[What to do]
Every entry below is to be copied exactly, with nothing left out.

┌────────

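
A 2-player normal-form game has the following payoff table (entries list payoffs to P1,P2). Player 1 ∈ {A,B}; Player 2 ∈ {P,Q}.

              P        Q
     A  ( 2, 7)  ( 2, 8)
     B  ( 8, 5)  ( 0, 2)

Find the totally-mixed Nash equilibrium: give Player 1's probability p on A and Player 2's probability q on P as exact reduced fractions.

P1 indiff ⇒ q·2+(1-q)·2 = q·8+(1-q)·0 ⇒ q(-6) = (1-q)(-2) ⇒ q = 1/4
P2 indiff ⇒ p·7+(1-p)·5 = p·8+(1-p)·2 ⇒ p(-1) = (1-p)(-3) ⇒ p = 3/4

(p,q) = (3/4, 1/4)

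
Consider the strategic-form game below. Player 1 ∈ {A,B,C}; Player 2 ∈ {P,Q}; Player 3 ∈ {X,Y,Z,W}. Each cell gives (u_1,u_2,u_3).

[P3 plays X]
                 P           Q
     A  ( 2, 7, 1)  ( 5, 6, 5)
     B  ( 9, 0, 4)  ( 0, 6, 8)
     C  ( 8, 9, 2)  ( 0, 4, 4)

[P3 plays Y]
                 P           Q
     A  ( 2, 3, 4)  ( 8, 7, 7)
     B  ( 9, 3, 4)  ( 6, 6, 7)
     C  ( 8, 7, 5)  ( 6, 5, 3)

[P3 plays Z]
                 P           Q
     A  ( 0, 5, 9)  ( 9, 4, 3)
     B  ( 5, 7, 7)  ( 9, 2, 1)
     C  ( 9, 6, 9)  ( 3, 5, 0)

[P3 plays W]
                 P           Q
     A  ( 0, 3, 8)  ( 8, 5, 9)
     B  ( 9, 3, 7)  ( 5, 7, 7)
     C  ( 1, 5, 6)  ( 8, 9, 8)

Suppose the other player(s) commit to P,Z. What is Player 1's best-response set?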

└────────

[Expected answer]
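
A 2-player normal-form game has the following payoff table (entries list payoffs to P1,P2). Player 1 ∈ {A,B}; Player 2 ∈ {P,Q}.

              P        Q
     A  ( 2, 7)  ( 2, 8)
     B  ( 8, 5)  ( 0, 2)

Find the totally-mixed Nash equilibrium: give Player 1's probability p on A and Player 2's probability q on P as exact reduced fractions.

P1 indiff ⇒ q·2+(1-q)·2 = q·8+(1-q)·0 ⇒ q(-6) = (1-q)(-2) ⇒ q = 1/4
P2 indiff ⇒ p·7+(1-p)·5 = p·8+(1-p)·2 ⇒ p(-1) = (1-p)(-3) ⇒ p = 3/4

(p,q) = (3/4, 1/4)

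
Consider the strategic-form game below. Player 1 ∈ {A,B,C}; Player 2 ∈ {P,Q}; Player 3 ∈ {X,Y,Z,W}. Each cell gives (u_1,u_2,u_3).

[P3 plays X]
                 P           Q
     A  ( 2, 7, 1)  ( 5, 6, 5)
     B  ( 9, 0, 4)  ( 0, 6, 8)
     C  ( 8, 9, 2)  ( 0, 4, 4)

[P3 plays Y]
                 P           Q
     A  ( 2, 3, 4)  ( 8, 7, 7)
     B  ( 9, 3, 4)  ( 6, 6, 7)
     C  ( 8, 7, 5)  ( 6, 5, 3)

[P3 plays Z]
                 P           Q
     A  ( 0, 5, 9)  ( 9, 4, 3)
     B  ( 5, 7, 7)  ( 9, 2, 1)
     C  ( 9, 6, 9)  ( 3, 5, 0)

[P3 plays W]
                 P           Q
     A  ( 0, 3, 8)  ( 8, 5, 9)
     B  ( 9, 3, 7)  ( 5, 7, 7)
     C  ( 1, 5, 6)  ( 8, 9, 8)

Suppose the other player(s) commit to P,Z. What is Player 1's best-response set?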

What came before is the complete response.